### Task item
Scan the material below for the string "Compare", and copy every line where it shows up.

(Data to use begins)

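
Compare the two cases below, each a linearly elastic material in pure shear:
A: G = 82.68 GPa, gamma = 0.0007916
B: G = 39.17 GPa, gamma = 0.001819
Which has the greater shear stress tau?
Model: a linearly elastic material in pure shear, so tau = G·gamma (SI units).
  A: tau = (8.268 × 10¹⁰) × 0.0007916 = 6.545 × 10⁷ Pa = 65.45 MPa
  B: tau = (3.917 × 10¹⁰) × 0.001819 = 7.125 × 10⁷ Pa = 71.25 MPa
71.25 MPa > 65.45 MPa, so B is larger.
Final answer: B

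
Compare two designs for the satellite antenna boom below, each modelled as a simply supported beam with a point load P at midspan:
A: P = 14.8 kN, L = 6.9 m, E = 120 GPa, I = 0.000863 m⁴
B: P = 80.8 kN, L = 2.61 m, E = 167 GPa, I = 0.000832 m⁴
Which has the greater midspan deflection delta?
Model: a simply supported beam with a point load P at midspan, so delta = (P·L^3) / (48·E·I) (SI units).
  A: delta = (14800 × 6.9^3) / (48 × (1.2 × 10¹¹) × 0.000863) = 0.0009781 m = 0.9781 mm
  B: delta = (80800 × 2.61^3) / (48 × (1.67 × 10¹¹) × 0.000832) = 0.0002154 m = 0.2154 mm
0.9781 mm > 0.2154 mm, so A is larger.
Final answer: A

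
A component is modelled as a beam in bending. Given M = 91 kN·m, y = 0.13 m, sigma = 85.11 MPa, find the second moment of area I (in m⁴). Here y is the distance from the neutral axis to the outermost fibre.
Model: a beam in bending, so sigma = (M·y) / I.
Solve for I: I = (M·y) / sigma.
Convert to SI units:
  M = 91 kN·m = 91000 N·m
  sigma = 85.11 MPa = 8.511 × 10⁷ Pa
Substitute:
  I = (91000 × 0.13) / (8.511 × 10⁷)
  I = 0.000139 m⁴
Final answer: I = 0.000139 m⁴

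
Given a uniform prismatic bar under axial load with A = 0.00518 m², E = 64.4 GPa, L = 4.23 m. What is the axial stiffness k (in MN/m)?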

(Data to use ends)

### Written answer
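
Compare the two cases below, each a linearly elastic material in pure shear:
Compare two designs for the satellite antenna boom below, each modelled as a simply supported beam with a point load P at midspan: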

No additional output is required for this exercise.